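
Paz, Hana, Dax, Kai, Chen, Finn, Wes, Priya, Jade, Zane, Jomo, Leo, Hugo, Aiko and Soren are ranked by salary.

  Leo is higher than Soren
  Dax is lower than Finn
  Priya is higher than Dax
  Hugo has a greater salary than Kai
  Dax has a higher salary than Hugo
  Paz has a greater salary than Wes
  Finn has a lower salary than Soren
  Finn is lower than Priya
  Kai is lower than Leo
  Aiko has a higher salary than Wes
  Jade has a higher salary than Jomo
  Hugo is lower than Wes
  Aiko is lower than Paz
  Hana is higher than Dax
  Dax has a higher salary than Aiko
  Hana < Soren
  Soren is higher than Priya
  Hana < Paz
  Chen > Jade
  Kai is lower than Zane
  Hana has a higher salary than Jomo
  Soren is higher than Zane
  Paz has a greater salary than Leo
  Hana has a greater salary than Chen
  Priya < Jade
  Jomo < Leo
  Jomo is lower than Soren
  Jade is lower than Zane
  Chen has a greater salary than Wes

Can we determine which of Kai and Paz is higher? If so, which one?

Chaining the given relations: Kai < Hugo < Wes < Aiko < Dax < Finn < Priya < Jade < Chen < Hana < Soren < Leo < Paz.
So Paz is higher.

Paz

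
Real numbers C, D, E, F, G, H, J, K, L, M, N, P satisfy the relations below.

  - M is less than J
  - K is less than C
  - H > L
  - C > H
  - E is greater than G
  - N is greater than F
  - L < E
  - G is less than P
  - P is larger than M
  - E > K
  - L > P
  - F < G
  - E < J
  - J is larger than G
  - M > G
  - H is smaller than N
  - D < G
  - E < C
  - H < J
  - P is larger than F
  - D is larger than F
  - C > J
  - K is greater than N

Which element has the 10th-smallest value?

E

The consecutive relations fix a unique order: F < D < G < M < P < L < H < N < K < E < J < C.
Counting 10 from the smallest end gives E.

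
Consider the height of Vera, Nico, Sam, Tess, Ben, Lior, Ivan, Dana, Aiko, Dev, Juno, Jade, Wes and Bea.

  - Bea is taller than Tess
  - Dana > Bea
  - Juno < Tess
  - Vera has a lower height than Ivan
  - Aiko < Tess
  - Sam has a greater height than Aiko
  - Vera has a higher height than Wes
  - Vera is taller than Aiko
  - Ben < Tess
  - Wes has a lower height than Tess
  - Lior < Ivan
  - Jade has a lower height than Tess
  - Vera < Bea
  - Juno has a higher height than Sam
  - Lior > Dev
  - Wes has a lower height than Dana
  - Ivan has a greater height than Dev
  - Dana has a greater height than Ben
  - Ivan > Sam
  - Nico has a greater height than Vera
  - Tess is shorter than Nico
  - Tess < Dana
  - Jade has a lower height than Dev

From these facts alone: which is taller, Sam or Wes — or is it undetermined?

undetermined

Following every chain through Wes: above Wes we get Vera, Ivan, Tess, Nico, Bea, Dana.
Sam is not reached, and no chain runs the other way from Sam to Wes.
So the given relations leave the order of Wes and Sam undetermined.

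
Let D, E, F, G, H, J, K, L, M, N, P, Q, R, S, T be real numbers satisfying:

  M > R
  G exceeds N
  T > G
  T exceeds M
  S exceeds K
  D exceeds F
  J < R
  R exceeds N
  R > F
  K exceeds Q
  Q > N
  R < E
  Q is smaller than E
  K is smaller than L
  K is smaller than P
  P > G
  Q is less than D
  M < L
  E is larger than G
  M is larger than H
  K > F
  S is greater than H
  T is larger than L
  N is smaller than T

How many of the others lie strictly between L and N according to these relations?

Chaining upward from N reaches: G, Q, K, D, S, R, M, E, P, T.
Chaining downward from L reaches: Q, F, K, J, H, R, M.
Strictly between N and L are those in both lists: Q, K, R, M — 4 elements.

4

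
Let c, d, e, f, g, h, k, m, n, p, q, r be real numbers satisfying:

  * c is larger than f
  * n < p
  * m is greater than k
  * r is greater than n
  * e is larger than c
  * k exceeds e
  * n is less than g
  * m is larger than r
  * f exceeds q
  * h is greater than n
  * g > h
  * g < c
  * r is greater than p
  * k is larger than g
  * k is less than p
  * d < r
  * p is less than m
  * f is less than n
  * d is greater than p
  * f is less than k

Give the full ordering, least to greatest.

q < f < n < h < g < c < e < k < p < d < r < m

The consecutive links are each given: q < f; f < n; n < h; h < g; g < c; c < e; e < k; k < p; p < d; d < r; r < m.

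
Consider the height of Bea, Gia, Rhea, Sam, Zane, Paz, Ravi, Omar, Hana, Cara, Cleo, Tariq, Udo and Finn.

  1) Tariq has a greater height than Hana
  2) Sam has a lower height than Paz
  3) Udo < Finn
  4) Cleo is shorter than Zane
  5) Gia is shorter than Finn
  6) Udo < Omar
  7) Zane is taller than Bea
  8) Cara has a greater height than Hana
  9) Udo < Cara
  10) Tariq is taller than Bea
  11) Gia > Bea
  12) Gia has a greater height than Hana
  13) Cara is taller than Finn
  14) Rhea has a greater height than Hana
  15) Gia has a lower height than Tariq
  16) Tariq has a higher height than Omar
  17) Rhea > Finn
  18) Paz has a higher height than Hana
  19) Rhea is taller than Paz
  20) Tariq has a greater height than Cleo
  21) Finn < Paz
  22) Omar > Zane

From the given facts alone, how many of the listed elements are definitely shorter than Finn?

Directly below Finn: Udo, Gia.
One step further: Bea, Hana (4 so far).
No other element is forced below Finn by the given relations, so the count is 4.

4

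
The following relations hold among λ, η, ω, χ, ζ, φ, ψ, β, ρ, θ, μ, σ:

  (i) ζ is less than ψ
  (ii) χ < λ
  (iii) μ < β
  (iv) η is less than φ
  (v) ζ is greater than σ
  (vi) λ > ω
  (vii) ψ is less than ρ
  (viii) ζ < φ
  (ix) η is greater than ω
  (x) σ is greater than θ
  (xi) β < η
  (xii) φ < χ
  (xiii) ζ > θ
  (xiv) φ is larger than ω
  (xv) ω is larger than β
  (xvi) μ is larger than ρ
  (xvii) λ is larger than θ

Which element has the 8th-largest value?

ρ

Piecing the relations together gives one ordering: θ < σ < ζ < ψ < ρ < μ < β < ω < η < φ < χ < λ.
Counting 8 from the largest end gives ρ.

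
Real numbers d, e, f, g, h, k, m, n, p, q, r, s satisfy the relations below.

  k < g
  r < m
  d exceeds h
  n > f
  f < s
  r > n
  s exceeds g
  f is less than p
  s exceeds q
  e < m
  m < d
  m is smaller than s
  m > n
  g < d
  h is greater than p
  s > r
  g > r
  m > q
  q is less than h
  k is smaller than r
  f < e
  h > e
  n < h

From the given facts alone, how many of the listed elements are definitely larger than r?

Directly above r: m, g, s.
One step further: d (4 so far).
No other element is forced above r by the given relations, so the count is 4.

4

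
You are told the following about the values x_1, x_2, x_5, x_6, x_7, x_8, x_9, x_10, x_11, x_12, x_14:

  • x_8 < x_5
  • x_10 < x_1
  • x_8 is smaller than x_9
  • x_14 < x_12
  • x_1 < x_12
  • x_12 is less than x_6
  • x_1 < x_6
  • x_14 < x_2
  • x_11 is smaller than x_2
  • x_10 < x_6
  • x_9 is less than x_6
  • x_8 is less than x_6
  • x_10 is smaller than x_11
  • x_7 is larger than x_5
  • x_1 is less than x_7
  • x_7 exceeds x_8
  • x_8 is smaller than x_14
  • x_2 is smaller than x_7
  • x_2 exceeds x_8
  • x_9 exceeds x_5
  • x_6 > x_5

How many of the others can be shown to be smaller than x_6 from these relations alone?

7

Directly below x_6: x_10, x_8, x_1, x_5, x_12, x_9.
One step further: x_14 (7 so far).
No other element is forced below x_6 by the given relations, so the count is 7.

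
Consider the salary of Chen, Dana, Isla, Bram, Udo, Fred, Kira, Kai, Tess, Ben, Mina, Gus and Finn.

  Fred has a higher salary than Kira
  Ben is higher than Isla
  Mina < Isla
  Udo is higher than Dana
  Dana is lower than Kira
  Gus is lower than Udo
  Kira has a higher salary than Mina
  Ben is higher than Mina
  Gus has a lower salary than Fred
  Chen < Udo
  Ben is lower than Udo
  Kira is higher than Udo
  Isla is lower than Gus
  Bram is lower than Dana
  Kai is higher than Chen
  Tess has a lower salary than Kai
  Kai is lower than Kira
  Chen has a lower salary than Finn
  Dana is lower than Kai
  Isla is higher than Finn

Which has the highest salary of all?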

▶ [Task directions] Every line containing the string "Bram" should be pulled from the listing and copied.

▶ [Output below]
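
Consider the salary of Chen, Dana, Isla, Bram, Udo, Fred, Kira, Kai, Tess, Ben, Mina, Gus and Finn.
  Bram is lower than Dana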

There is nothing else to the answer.